### [REQUIREMENT]
Every entry below should be printed again exactly as it reads.

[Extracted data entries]
= Beginning of Section =

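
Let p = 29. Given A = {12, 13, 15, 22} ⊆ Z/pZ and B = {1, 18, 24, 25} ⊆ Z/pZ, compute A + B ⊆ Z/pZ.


Work in Z/29Z: reduce every sum a + b modulo 29.
Enumerate all 16 pairs:
a = 12: 12+1=13, 12+18=1, 12+24=7, 12+25=8
a = 13: 13+1=14, 13+18=2, 13+24=8, 13+25=9
a = 15: 15+1=16, 15+18=4, 15+24=10, 15+25=11
a = 22: 22+1=23, 22+18=11, 22+24=17, 22+25=18
Distinct residues collected: {1, 2, 4, 7, 8, 9, 10, 11, 13, 14, 16, 17, 18, 23}
|A + B| = 14 (out of 29 total residues).

A + B = {1, 2, 4, 7, 8, 9, 10, 11, 13, 14, 16, 17, 18, 23}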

= End of Section =

### [RESULT]
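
Let p = 29. Given A = {12, 13, 15, 22} ⊆ Z/pZ and B = {1, 18, 24, 25} ⊆ Z/pZ, compute A + B ⊆ Z/pZ.


Work in Z/29Z: reduce every sum a + b modulo 29.
Enumerate all 16 pairs:
a = 12: 12+1=13, 12+18=1, 12+24=7, 12+25=8
a = 13: 13+1=14, 13+18=2, 13+24=8, 13+25=9
a = 15: 15+1=16, 15+18=4, 15+24=10, 15+25=11
a = 22: 22+1=23, 22+18=11, 22+24=17, 22+25=18
Distinct residues collected: {1, 2, 4, 7, 8, 9, 10, 11, 13, 14, 16, 17, 18, 23}
|A + B| = 14 (out of 29 total residues).

A + B = {1, 2, 4, 7, 8, 9, 10, 11, 13, 14, 16, 17, 18, 23}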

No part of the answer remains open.